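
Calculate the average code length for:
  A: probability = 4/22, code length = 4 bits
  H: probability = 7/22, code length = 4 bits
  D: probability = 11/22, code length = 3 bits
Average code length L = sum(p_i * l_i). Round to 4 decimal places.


Weighted contributions p_i * l_i:
  A: (4/22) * 4 = 16/22
  H: (7/22) * 4 = 28/22
  D: (11/22) * 3 = 33/22
Sum = (16 + 28 + 33)/22 = 77/22

L = 77/22 = 3.5000 bits/symbol


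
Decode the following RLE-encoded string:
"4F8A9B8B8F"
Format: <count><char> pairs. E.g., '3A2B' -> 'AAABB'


Expanding each <count><char> pair:
  4F -> 'FFFF'
  8A -> 'AAAAAAAA'
  9B -> 'BBBBBBBBB'
  8B -> 'BBBBBBBB'
  8F -> 'FFFFFFFF'

Decoded = FFFFAAAAAAAABBBBBBBBBBBBBBBBBFFFFFFFF


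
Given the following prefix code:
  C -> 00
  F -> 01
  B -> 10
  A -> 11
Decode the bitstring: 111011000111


Decoding step by step:
Bits 11 -> A
Bits 10 -> B
Bits 11 -> A
Bits 00 -> C
Bits 01 -> F
Bits 11 -> A


Decoded message: ABACFA


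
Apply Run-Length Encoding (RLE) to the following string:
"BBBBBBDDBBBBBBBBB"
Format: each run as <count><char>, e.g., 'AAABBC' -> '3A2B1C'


Scanning runs left to right:
  i=0: run of 'B' x 6 -> '6B'
  i=6: run of 'D' x 2 -> '2D'
  i=8: run of 'B' x 9 -> '9B'

RLE = 6B2D9B


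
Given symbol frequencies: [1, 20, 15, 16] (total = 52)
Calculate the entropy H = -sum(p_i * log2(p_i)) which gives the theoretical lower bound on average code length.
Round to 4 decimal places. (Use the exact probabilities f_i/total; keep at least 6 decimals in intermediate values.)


Per-symbol terms -p_i * log2(p_i) with p_i = f_i/52:
  p = 1/52 = 0.019231: log2(p) = -5.700440, -p*log2(p) = 0.109624
  p = 20/52 = 0.384615: log2(p) = -1.378512, -p*log2(p) = 0.530197
  p = 15/52 = 0.288462: log2(p) = -1.793549, -p*log2(p) = 0.517370
  p = 16/52 = 0.307692: log2(p) = -1.700440, -p*log2(p) = 0.523212
H = 0.109624 + 0.530197 + 0.517370 + 0.523212 = 1.680403

H = 1.6804 bits/symbol


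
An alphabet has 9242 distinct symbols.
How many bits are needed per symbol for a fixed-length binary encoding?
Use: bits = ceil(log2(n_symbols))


log2(9242) = 13.174
Bracket: 2^13 = 8192 < 9242 <= 2^14 = 16384
So ceil(log2(9242)) = 14

bits = ceil(log2(9242)) = ceil(13.174) = 14 bits


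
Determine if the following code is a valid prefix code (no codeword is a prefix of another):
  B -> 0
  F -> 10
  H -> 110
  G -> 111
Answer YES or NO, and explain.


Checking each pair (does one codeword prefix another?):
  B='0' vs F='10': no prefix
  B='0' vs H='110': no prefix
  B='0' vs G='111': no prefix
  F='10' vs B='0': no prefix
  F='10' vs H='110': no prefix
  F='10' vs G='111': no prefix
  H='110' vs B='0': no prefix
  H='110' vs F='10': no prefix
  H='110' vs G='111': no prefix
  G='111' vs B='0': no prefix
  G='111' vs F='10': no prefix
  G='111' vs H='110': no prefix
No violation found over all pairs.

YES -- this is a valid prefix code. No codeword is a prefix of any other codeword.


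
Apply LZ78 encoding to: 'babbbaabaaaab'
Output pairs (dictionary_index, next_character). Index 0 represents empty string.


LZ78 encoding steps:
Dictionary: {0: ''}
Step 1: w='' (idx 0), next='b' -> output (0, 'b'), add 'b' as idx 1
Step 2: w='' (idx 0), next='a' -> output (0, 'a'), add 'a' as idx 2
Step 3: w='b' (idx 1), next='b' -> output (1, 'b'), add 'bb' as idx 3
Step 4: w='b' (idx 1), next='a' -> output (1, 'a'), add 'ba' as idx 4
Step 5: w='a' (idx 2), next='b' -> output (2, 'b'), add 'ab' as idx 5
Step 6: w='a' (idx 2), next='a' -> output (2, 'a'), add 'aa' as idx 6
Step 7: w='aa' (idx 6), next='b' -> output (6, 'b'), add 'aab' as idx 7


Encoded: [(0, 'b'), (0, 'a'), (1, 'b'), (1, 'a'), (2, 'b'), (2, 'a'), (6, 'b')]


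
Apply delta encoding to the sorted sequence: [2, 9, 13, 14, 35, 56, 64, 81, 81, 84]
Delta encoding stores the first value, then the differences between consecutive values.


First value: 2
Deltas:
  9 - 2 = 7
  13 - 9 = 4
  14 - 13 = 1
  35 - 14 = 21
  56 - 35 = 21
  64 - 56 = 8
  81 - 64 = 17
  81 - 81 = 0
  84 - 81 = 3


Delta encoded: [2, 7, 4, 1, 21, 21, 8, 17, 0, 3]


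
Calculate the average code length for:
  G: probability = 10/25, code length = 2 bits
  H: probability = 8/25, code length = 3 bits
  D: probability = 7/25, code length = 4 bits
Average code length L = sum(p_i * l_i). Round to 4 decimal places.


Weighted contributions p_i * l_i:
  G: (10/25) * 2 = 20/25
  H: (8/25) * 3 = 24/25
  D: (7/25) * 4 = 28/25
Sum = (20 + 24 + 28)/25 = 72/25

L = 72/25 = 2.8800 bits/symbol


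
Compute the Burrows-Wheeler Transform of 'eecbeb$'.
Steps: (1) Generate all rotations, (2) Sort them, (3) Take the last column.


Rotations (sorted):
  0: $eecbeb -> last char: b
  1: b$eecbe -> last char: e
  2: beb$eec -> last char: c
  3: cbeb$ee -> last char: e
  4: eb$eecb -> last char: b
  5: ecbeb$e -> last char: e
  6: eecbeb$ -> last char: $


BWT = becebe$


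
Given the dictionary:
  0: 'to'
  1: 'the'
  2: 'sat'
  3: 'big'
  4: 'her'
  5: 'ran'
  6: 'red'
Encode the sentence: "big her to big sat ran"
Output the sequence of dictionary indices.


Look up each word in the dictionary:
  'big' -> 3
  'her' -> 4
  'to' -> 0
  'big' -> 3
  'sat' -> 2
  'ran' -> 5

Encoded: [3, 4, 0, 3, 2, 5]


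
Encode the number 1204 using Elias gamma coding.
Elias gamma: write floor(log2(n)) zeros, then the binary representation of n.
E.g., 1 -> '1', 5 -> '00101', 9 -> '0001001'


num_bits = floor(log2(1204)) + 1 = 11
leading_zeros = num_bits - 1 = 10
binary(1204) = 10010110100

Elias gamma(1204) = '0000000000' + '10010110100' = 000000000010010110100 (21 bits)


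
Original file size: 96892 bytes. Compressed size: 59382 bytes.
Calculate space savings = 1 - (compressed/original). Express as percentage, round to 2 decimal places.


ratio = compressed/original = 59382/96892 = 0.612868
savings = 1 - ratio = 1 - 0.612868 = 0.387132
as a percentage: 0.387132 * 100 = 38.71%

Space savings = 1 - 59382/96892 = 38.71%


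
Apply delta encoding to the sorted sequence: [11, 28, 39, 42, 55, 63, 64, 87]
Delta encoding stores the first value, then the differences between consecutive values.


First value: 11
Deltas:
  28 - 11 = 17
  39 - 28 = 11
  42 - 39 = 3
  55 - 42 = 13
  63 - 55 = 8
  64 - 63 = 1
  87 - 64 = 23


Delta encoded: [11, 17, 11, 3, 13, 8, 1, 23]


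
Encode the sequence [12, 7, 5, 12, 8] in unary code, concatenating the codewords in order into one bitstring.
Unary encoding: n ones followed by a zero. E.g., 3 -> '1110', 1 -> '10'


Encode each number as n ones followed by a terminating 0:
  12 -> 1111111111110 (13 bits)
  7 -> 11111110 (8 bits)
  5 -> 111110 (6 bits)
  12 -> 1111111111110 (13 bits)
  8 -> 111111110 (9 bits)
Total length = 13 + 8 + 6 + 13 + 9 = 49 bits.

Unary([12, 7, 5, 12, 8]) = 1111111111110111111101111101111111111110111111110 (49 bits)


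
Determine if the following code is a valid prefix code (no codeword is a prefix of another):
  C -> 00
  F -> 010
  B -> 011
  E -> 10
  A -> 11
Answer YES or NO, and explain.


Checking each pair (does one codeword prefix another?):
  C='00' vs F='010': no prefix
  C='00' vs B='011': no prefix
  C='00' vs E='10': no prefix
  C='00' vs A='11': no prefix
  F='010' vs C='00': no prefix
  F='010' vs B='011': no prefix
  F='010' vs E='10': no prefix
  F='010' vs A='11': no prefix
  B='011' vs C='00': no prefix
  B='011' vs F='010': no prefix
  B='011' vs E='10': no prefix
  B='011' vs A='11': no prefix
  E='10' vs C='00': no prefix
  E='10' vs F='010': no prefix
  E='10' vs B='011': no prefix
  E='10' vs A='11': no prefix
  A='11' vs C='00': no prefix
  A='11' vs F='010': no prefix
  A='11' vs B='011': no prefix
  A='11' vs E='10': no prefix
No violation found over all pairs.

YES -- this is a valid prefix code. No codeword is a prefix of any other codeword.


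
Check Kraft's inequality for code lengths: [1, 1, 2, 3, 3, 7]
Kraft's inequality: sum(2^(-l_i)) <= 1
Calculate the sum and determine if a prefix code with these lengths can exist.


Sum = 2^(-1) + 2^(-1) + 2^(-2) + 2^(-3) + 2^(-3) + 2^(-7)
    = 0.5 + 0.5 + 0.25 + 0.125 + 0.125 + 0.0078125
    = 193/128 = 1.5078125
Since 1.5078125 > 1, Kraft's inequality is NOT satisfied.
A prefix code with these lengths CANNOT exist.

Kraft sum = 1.5078125. Not satisfied.


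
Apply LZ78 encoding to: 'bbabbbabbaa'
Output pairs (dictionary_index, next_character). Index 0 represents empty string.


LZ78 encoding steps:
Dictionary: {0: ''}
Step 1: w='' (idx 0), next='b' -> output (0, 'b'), add 'b' as idx 1
Step 2: w='b' (idx 1), next='a' -> output (1, 'a'), add 'ba' as idx 2
Step 3: w='b' (idx 1), next='b' -> output (1, 'b'), add 'bb' as idx 3
Step 4: w='ba' (idx 2), next='b' -> output (2, 'b'), add 'bab' as idx 4
Step 5: w='ba' (idx 2), next='a' -> output (2, 'a'), add 'baa' as idx 5


Encoded: [(0, 'b'), (1, 'a'), (1, 'b'), (2, 'b'), (2, 'a')]


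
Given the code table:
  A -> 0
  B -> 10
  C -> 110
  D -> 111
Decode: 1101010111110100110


Decoding:
110 -> C
10 -> B
10 -> B
111 -> D
110 -> C
10 -> B
0 -> A
110 -> C


Result: CBBDCBAC


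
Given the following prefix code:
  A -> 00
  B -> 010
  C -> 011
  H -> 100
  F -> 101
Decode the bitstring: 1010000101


Decoding step by step:
Bits 101 -> F
Bits 00 -> A
Bits 00 -> A
Bits 101 -> F


Decoded message: FAAF


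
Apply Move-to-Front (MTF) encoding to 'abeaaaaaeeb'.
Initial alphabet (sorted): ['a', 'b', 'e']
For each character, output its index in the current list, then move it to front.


MTF encoding:
'a': index 0 in ['a', 'b', 'e'] -> ['a', 'b', 'e']
'b': index 1 in ['a', 'b', 'e'] -> ['b', 'a', 'e']
'e': index 2 in ['b', 'a', 'e'] -> ['e', 'b', 'a']
'a': index 2 in ['e', 'b', 'a'] -> ['a', 'e', 'b']
'a': index 0 in ['a', 'e', 'b'] -> ['a', 'e', 'b']
'a': index 0 in ['a', 'e', 'b'] -> ['a', 'e', 'b']
'a': index 0 in ['a', 'e', 'b'] -> ['a', 'e', 'b']
'a': index 0 in ['a', 'e', 'b'] -> ['a', 'e', 'b']
'e': index 1 in ['a', 'e', 'b'] -> ['e', 'a', 'b']
'e': index 0 in ['e', 'a', 'b'] -> ['e', 'a', 'b']
'b': index 2 in ['e', 'a', 'b'] -> ['b', 'e', 'a']


Output: [0, 1, 2, 2, 0, 0, 0, 0, 1, 0, 2]


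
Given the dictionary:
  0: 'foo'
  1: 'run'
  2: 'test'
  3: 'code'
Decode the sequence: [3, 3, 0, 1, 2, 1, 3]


Look up each index in the dictionary:
  3 -> 'code'
  3 -> 'code'
  0 -> 'foo'
  1 -> 'run'
  2 -> 'test'
  1 -> 'run'
  3 -> 'code'

Decoded: "code code foo run test run code"


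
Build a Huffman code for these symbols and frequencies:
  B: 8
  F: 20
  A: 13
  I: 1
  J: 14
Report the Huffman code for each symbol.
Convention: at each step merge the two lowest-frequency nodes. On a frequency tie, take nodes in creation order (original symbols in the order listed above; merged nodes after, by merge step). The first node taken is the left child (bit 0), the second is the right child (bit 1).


Huffman tree construction:
Step 1: Merge I(1) + B(8) = 9
Step 2: Merge (I+B)(9) + A(13) = 22
Step 3: Merge J(14) + F(20) = 34
Step 4: Merge ((I+B)+A)(22) + (J+F)(34) = 56
Read each symbol's code off the tree from the root (left child = 0, right child = 1).

Codes:
  B: 001 (length 3)
  F: 11 (length 2)
  A: 01 (length 2)
  I: 000 (length 3)
  J: 10 (length 2)
Average code length: 121/56 = 2.1607 bits/symbol


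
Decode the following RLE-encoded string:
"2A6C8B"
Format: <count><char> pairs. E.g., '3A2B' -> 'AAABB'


Expanding each <count><char> pair:
  2A -> 'AA'
  6C -> 'CCCCCC'
  8B -> 'BBBBBBBB'

Decoded = AACCCCCCBBBBBBBB


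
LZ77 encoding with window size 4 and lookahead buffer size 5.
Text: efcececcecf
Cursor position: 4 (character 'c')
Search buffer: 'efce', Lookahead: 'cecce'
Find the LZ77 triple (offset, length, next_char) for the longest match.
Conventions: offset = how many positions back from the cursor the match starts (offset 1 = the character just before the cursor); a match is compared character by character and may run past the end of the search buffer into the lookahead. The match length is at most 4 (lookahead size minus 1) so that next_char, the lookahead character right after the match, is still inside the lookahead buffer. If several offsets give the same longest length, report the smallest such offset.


Try each offset into the search buffer:
  offset=1 (pos 3, char 'e'): match length 0
  offset=2 (pos 2, char 'c'): match length 3
  offset=3 (pos 1, char 'f'): match length 0
  offset=4 (pos 0, char 'e'): match length 0
Longest match has length 3 at offset 2.
next_char = character at position 4 + 3 = 7 -> 'c'

Best match: offset=2, length=3 (matching 'cec' starting at position 2)
LZ77 triple: (2, 3, 'c')


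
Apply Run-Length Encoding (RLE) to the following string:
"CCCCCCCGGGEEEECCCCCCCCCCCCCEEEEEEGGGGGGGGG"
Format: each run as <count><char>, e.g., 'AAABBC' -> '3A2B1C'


Scanning runs left to right:
  i=0: run of 'C' x 7 -> '7C'
  i=7: run of 'G' x 3 -> '3G'
  i=10: run of 'E' x 4 -> '4E'
  i=14: run of 'C' x 13 -> '13C'
  i=27: run of 'E' x 6 -> '6E'
  i=33: run of 'G' x 9 -> '9G'

RLE = 7C3G4E13C6E9G


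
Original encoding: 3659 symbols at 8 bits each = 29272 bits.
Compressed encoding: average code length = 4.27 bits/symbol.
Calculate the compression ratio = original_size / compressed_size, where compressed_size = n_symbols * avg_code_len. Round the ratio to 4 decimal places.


original_size = n_symbols * orig_bits = 3659 * 8 = 29272 bits
compressed_size = n_symbols * avg_code_len = 3659 * 4.27 = 15623.93 bits
ratio = original_size / compressed_size = 29272 / 15623.93 = 1.8735

Compression ratio = 1.8735


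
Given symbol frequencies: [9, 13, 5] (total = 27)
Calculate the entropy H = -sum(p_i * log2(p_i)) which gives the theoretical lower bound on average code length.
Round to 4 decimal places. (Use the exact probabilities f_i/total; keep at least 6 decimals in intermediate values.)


Per-symbol terms -p_i * log2(p_i) with p_i = f_i/27:
  p = 9/27 = 0.333333: log2(p) = -1.584963, -p*log2(p) = 0.528321
  p = 13/27 = 0.481481: log2(p) = -1.054448, -p*log2(p) = 0.507697
  p = 5/27 = 0.185185: log2(p) = -2.432959, -p*log2(p) = 0.450548
H = 0.528321 + 0.507697 + 0.450548 = 1.486566

H = 1.4866 bits/symbol


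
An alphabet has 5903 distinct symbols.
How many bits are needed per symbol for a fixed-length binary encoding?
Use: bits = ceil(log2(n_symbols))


log2(5903) = 12.5272
Bracket: 2^12 = 4096 < 5903 <= 2^13 = 8192
So ceil(log2(5903)) = 13

bits = ceil(log2(5903)) = ceil(12.5272) = 13 bits


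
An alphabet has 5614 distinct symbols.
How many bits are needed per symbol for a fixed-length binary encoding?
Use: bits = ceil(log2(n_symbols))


log2(5614) = 12.4548
Bracket: 2^12 = 4096 < 5614 <= 2^13 = 8192
So ceil(log2(5614)) = 13

bits = ceil(log2(5614)) = ceil(12.4548) = 13 bits


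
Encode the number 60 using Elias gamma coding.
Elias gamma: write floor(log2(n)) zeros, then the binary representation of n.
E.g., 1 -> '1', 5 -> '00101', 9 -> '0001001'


num_bits = floor(log2(60)) + 1 = 6
leading_zeros = num_bits - 1 = 5
binary(60) = 111100

Elias gamma(60) = '00000' + '111100' = 00000111100 (11 bits)


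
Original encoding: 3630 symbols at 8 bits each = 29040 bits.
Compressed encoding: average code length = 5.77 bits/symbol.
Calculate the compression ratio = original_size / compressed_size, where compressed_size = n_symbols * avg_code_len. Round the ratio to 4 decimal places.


original_size = n_symbols * orig_bits = 3630 * 8 = 29040 bits
compressed_size = n_symbols * avg_code_len = 3630 * 5.77 = 20945.1 bits
ratio = original_size / compressed_size = 29040 / 20945.1 = 1.3865

Compression ratio = 1.3865


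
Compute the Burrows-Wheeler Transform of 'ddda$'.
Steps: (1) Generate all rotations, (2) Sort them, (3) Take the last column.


Rotations (sorted):
  0: $ddda -> last char: a
  1: a$ddd -> last char: d
  2: da$dd -> last char: d
  3: dda$d -> last char: d
  4: ddda$ -> last char: $


BWT = addd$


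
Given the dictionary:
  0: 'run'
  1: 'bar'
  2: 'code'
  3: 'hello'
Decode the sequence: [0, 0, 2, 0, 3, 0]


Look up each index in the dictionary:
  0 -> 'run'
  0 -> 'run'
  2 -> 'code'
  0 -> 'run'
  3 -> 'hello'
  0 -> 'run'

Decoded: "run run code run hello run"


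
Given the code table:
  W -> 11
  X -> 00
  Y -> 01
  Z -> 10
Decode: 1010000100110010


Decoding:
10 -> Z
10 -> Z
00 -> X
01 -> Y
00 -> X
11 -> W
00 -> X
10 -> Z


Result: ZZXYXWXZ


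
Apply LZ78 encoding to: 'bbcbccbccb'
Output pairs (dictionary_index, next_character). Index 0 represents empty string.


LZ78 encoding steps:
Dictionary: {0: ''}
Step 1: w='' (idx 0), next='b' -> output (0, 'b'), add 'b' as idx 1
Step 2: w='b' (idx 1), next='c' -> output (1, 'c'), add 'bc' as idx 2
Step 3: w='bc' (idx 2), next='c' -> output (2, 'c'), add 'bcc' as idx 3
Step 4: w='bcc' (idx 3), next='b' -> output (3, 'b'), add 'bccb' as idx 4


Encoded: [(0, 'b'), (1, 'c'), (2, 'c'), (3, 'b')]


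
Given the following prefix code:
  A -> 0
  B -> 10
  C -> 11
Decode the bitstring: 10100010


Decoding step by step:
Bits 10 -> B
Bits 10 -> B
Bits 0 -> A
Bits 0 -> A
Bits 10 -> B


Decoded message: BBAAB


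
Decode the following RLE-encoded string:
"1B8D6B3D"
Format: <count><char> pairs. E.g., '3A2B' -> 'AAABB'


Expanding each <count><char> pair:
  1B -> 'B'
  8D -> 'DDDDDDDD'
  6B -> 'BBBBBB'
  3D -> 'DDD'

Decoded = BDDDDDDDDBBBBBBDDD


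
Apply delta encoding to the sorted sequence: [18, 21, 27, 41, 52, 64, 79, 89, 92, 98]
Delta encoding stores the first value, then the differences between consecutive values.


First value: 18
Deltas:
  21 - 18 = 3
  27 - 21 = 6
  41 - 27 = 14
  52 - 41 = 11
  64 - 52 = 12
  79 - 64 = 15
  89 - 79 = 10
  92 - 89 = 3
  98 - 92 = 6


Delta encoded: [18, 3, 6, 14, 11, 12, 15, 10, 3, 6]


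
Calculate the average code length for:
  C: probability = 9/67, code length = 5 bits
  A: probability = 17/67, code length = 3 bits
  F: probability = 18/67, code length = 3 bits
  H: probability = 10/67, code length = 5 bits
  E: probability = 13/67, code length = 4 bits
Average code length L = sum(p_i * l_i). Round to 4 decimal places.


Weighted contributions p_i * l_i:
  C: (9/67) * 5 = 45/67
  A: (17/67) * 3 = 51/67
  F: (18/67) * 3 = 54/67
  H: (10/67) * 5 = 50/67
  E: (13/67) * 4 = 52/67
Sum = (45 + 51 + 54 + 50 + 52)/67 = 252/67

L = 252/67 = 3.7612 bits/symbol


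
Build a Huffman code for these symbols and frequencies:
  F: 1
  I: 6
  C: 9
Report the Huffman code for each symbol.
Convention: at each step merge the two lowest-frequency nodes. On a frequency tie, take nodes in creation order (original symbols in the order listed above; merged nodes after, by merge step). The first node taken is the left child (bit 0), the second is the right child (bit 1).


Huffman tree construction:
Step 1: Merge F(1) + I(6) = 7
Step 2: Merge (F+I)(7) + C(9) = 16
Read each symbol's code off the tree from the root (left child = 0, right child = 1).

Codes:
  F: 00 (length 2)
  I: 01 (length 2)
  C: 1 (length 1)
Average code length: 23/16 = 1.4375 bits/symbol


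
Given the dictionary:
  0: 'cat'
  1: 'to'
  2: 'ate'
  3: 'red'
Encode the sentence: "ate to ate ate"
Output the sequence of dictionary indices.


Look up each word in the dictionary:
  'ate' -> 2
  'to' -> 1
  'ate' -> 2
  'ate' -> 2

Encoded: [2, 1, 2, 2]


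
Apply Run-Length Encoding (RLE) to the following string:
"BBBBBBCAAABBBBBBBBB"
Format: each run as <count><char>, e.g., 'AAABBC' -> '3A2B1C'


Scanning runs left to right:
  i=0: run of 'B' x 6 -> '6B'
  i=6: run of 'C' x 1 -> '1C'
  i=7: run of 'A' x 3 -> '3A'
  i=10: run of 'B' x 9 -> '9B'

RLE = 6B1C3A9B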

○ ○ ○ ○ ○

Task brief = Gather all lines with the string "frequencies" from the data.

Exercise answer =
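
Given symbol frequencies: [1, 20, 15, 16] (total = 52)
Build a Huffman code for these symbols and frequencies:
Given symbol frequencies: [9, 13, 5] (total = 27)
Build a Huffman code for these symbols and frequencies: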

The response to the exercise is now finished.